__Task instructions__.
Where the line with "portal | 6 | 11 |" appears below, start writing out lines exactly, and finish with the line with "Each project can be chosen at most once.", which is included; write out nothing else.

[[ Dataset content open ]]

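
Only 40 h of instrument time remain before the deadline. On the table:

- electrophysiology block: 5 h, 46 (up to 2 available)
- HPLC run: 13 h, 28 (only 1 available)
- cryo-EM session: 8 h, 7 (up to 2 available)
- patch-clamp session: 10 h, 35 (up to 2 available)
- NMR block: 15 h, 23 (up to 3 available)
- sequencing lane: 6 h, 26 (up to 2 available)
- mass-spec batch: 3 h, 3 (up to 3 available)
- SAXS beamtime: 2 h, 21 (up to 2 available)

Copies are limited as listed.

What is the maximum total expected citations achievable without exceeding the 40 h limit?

Greedy by ratio would take 2×electrophysiology block + patch-clamp session + 2×sequencing lane + mass-spec batch + 2×SAXS beamtime: 39 h used, total 224.
Dropping sequencing lane and mass-spec batch frees 9 h; slotting in patch-clamp session (10 h) lifts the total to 230 at 40 h.
Nothing else within 40 h beats 230.

230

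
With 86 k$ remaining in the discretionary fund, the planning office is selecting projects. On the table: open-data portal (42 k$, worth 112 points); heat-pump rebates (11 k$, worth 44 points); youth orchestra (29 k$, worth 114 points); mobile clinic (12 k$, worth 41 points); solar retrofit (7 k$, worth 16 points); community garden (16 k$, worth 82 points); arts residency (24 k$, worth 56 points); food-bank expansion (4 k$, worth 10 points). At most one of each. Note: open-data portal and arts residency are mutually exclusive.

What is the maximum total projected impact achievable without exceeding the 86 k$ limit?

307

Taking heat-pump rebates + youth orchestra + mobile clinic + solar retrofit + community garden + food-bank expansion: 79 k$ used, 307 in projected impact.
No other feasible combination exceeds 307.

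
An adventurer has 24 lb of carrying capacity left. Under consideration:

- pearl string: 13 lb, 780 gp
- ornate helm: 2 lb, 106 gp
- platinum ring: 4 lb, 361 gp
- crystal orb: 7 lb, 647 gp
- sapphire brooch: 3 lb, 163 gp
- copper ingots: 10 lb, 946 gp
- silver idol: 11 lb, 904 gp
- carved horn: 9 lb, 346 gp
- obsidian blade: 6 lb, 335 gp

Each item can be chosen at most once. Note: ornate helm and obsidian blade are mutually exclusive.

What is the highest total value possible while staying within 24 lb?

2117

The ratio ordering already packs tightly: platinum ring + crystal orb + sapphire brooch + copper ingots, 24 lb, 2117.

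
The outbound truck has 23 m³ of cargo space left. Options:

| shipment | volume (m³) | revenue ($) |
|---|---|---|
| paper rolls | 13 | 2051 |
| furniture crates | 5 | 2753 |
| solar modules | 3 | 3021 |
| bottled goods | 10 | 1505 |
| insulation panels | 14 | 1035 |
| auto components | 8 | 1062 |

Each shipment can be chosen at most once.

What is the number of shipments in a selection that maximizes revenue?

3

Best achievable revenue is 7825.
For example paper rolls + furniture crates + solar modules achieves it, using 21 m³.
Any selection reaching 7825 contains exactly 3 shipments.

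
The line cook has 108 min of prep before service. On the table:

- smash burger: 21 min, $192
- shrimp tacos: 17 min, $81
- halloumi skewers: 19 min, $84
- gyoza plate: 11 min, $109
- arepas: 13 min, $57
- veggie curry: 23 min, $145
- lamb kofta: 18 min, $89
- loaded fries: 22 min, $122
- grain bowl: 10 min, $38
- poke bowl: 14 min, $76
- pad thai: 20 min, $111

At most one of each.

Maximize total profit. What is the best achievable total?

Greedy by ratio would take smash burger + gyoza plate + veggie curry + loaded fries + grain bowl + pad thai: 107 min used, total 717.
Replace grain bowl and pad thai with shrimp tacos + poke bowl: the trade gains 8 net, giving 725 at 108 min.
No other feasible combination exceeds 725.

725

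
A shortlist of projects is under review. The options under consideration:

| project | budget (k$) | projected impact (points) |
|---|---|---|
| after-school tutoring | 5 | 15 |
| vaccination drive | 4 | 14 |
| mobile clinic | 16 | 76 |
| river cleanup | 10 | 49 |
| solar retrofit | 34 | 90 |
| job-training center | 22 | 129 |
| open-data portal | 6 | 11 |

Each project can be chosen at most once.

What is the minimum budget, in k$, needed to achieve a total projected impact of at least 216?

42

Need the lightest bundle worth ≥ 216.
vaccination drive + mobile clinic + job-training center: 219 projected impact at 42 k$.
Any bundle with less than 42 k$ falls short of 216.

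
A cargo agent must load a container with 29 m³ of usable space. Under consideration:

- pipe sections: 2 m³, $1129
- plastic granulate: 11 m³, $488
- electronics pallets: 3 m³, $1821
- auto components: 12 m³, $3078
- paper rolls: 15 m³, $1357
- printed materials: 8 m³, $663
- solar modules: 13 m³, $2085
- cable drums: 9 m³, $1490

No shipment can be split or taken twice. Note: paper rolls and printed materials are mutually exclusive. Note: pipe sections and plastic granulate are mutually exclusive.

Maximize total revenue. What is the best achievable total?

7518

By revenue per m³: electronics pallets 607.00, pipe sections 564.50, auto components 256.50 lead.
Taking pipe sections + electronics pallets + auto components + cable drums: 26 m³ used, 7518 in revenue.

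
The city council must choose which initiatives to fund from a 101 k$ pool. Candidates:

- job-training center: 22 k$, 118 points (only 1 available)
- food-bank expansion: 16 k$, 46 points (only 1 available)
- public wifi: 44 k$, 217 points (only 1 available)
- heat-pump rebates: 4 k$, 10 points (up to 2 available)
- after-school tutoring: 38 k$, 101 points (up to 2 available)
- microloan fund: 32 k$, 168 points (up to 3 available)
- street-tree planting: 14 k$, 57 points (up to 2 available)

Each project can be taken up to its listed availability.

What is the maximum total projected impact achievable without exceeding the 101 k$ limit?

514

Greedy by ratio would take job-training center + 2×microloan fund + street-tree planting: 100 k$ used, total 511.
Dropping job-training center and street-tree planting frees 36 k$; slotting in heat-pump rebates + microloan fund (36 k$) lifts the total to 514 at 100 k$.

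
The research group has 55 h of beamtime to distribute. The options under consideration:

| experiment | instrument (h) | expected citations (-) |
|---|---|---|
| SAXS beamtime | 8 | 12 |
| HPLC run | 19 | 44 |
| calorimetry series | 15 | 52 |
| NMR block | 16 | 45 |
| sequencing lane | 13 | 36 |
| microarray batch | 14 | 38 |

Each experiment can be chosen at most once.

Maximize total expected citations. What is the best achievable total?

147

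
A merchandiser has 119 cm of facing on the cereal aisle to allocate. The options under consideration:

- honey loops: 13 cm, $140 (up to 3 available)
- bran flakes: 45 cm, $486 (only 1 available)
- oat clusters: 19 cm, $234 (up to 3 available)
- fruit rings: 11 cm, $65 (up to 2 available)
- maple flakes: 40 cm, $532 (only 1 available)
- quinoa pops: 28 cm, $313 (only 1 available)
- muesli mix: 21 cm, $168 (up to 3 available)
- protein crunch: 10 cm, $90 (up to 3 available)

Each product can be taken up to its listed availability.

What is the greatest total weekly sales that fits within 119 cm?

1453

A density-first pass picks honey loops + 3×oat clusters + maple flakes — 1374 at 110 cm.
Dropping oat clusters frees 19 cm; slotting in quinoa pops (28 cm) lifts the total to 1453 at 119 cm.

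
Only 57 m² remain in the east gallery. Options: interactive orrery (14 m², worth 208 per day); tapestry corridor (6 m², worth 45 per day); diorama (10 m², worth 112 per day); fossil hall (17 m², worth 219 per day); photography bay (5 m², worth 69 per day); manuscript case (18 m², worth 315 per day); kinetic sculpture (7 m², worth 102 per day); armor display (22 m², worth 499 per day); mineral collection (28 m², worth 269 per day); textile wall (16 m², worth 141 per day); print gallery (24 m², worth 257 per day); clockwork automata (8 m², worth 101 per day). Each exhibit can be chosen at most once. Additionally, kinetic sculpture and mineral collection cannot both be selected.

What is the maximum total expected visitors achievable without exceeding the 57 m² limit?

A density-first pass picks interactive orrery + manuscript case + armor display — 1022 at 54 m².
The 14 m² tied up in interactive orrery is better spent on fossil hall — total rises to 1033 (57 m²).
Runner-up diorama + manuscript case + kinetic sculpture + armor display tops out at 1028.

1033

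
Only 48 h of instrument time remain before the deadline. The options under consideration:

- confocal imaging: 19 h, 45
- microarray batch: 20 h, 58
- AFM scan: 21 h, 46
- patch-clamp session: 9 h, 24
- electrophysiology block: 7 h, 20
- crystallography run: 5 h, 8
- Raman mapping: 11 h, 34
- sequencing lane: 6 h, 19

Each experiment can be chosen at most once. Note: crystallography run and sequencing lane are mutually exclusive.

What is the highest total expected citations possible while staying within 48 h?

136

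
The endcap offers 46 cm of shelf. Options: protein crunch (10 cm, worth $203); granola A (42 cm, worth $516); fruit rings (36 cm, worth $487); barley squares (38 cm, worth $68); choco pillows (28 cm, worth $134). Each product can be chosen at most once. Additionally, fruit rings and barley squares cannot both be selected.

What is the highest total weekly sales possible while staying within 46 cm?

690

The ratio ordering already packs tightly: protein crunch + fruit rings, 46 cm, 690.
Every other selection either busts 46 cm or breaks a pairing rule or fails to beat 690.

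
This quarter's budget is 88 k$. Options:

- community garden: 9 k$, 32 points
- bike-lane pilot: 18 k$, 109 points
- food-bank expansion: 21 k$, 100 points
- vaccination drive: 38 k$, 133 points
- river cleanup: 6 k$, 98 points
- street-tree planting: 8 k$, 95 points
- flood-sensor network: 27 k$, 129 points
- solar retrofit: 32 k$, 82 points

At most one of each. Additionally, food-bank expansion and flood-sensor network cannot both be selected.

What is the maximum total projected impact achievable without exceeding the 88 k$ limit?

Ranking by ratio (projected impact/k$): river cleanup 16.33, street-tree planting 11.88, bike-lane pilot 6.06, flood-sensor network 4.78.
Taking community garden + vaccination drive + river cleanup + street-tree planting + flood-sensor network: 88 k$ used, 487 in projected impact.

487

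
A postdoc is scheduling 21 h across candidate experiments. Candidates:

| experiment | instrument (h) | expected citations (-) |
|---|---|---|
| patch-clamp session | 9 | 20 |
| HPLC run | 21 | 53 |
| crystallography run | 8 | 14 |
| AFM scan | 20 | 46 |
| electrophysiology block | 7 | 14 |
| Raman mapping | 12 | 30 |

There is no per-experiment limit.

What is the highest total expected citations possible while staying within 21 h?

The ratio ordering already packs tightly: HPLC run, 21 h, 53.
That's the maximum — no swap from here does better than 53.

53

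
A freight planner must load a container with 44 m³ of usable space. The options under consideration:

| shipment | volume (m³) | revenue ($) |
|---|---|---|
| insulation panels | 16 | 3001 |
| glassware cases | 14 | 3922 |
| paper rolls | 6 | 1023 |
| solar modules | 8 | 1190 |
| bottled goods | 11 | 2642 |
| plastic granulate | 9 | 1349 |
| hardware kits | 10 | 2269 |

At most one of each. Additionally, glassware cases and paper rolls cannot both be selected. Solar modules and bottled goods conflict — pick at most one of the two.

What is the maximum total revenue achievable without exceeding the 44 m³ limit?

10182

Best packing: glassware cases + bottled goods + plastic granulate + hardware kits — 44 m³, 10182 total.
Runner-up insulation panels + glassware cases + bottled goods tops out at 9565.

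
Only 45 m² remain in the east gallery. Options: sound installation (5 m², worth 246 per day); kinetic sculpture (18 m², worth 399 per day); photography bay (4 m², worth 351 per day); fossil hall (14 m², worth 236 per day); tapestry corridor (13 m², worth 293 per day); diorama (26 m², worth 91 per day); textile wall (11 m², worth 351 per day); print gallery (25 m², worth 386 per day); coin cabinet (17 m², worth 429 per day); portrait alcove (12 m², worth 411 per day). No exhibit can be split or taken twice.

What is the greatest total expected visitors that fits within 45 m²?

1652

Density check — photography bay 87.75, sound installation 49.20, portrait alcove 34.25 are the best per m².
The ratio ordering already packs tightly: sound installation + photography bay + tapestry corridor + textile wall + portrait alcove, 45 m², 1652.
That's the maximum — no swap from here does better than 1652.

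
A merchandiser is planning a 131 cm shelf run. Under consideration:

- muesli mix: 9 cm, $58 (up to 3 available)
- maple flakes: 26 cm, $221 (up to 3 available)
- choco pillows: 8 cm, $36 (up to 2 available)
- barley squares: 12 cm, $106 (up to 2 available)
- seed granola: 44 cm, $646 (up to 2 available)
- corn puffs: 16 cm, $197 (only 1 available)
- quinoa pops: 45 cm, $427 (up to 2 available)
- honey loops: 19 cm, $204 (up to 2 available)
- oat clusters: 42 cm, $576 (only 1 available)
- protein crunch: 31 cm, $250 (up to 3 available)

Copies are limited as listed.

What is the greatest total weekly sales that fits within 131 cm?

1868

2×seed granola + oat clusters uses 130 of the 131 cm and totals 1868.
The spare 1 cm is too small for any remaining product, and no exchange beats 1868.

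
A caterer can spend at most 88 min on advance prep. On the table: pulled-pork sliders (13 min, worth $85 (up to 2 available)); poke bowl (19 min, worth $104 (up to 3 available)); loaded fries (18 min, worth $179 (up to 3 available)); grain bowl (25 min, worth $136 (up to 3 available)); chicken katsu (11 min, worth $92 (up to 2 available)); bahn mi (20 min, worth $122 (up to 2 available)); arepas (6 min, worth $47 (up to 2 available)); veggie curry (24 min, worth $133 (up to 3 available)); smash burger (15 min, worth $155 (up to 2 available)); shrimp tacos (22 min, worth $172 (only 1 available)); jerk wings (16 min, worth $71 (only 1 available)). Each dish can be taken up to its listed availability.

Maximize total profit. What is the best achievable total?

Ranking by ratio (profit/min): smash burger 10.33, loaded fries 9.94, chicken katsu 8.36.
Taking the top-ratio dishes first gives 3×loaded fries + 2×smash burger for 847 (84 min).
Dropping loaded fries frees 18 min; slotting in 2×chicken katsu (22 min) lifts the total to 852 at 88 min.
Nothing else within 88 min beats 852.

852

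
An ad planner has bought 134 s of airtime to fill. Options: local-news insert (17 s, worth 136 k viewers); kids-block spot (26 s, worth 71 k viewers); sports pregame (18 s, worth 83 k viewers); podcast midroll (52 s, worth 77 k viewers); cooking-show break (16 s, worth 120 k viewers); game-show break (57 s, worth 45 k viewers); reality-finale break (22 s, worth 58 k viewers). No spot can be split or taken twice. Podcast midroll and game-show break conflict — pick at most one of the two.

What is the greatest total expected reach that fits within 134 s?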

[[ Dataset content closed ]]

__Answer to this task__.
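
| open-data portal | 6 | 11 |

Each project can be chosen at most once.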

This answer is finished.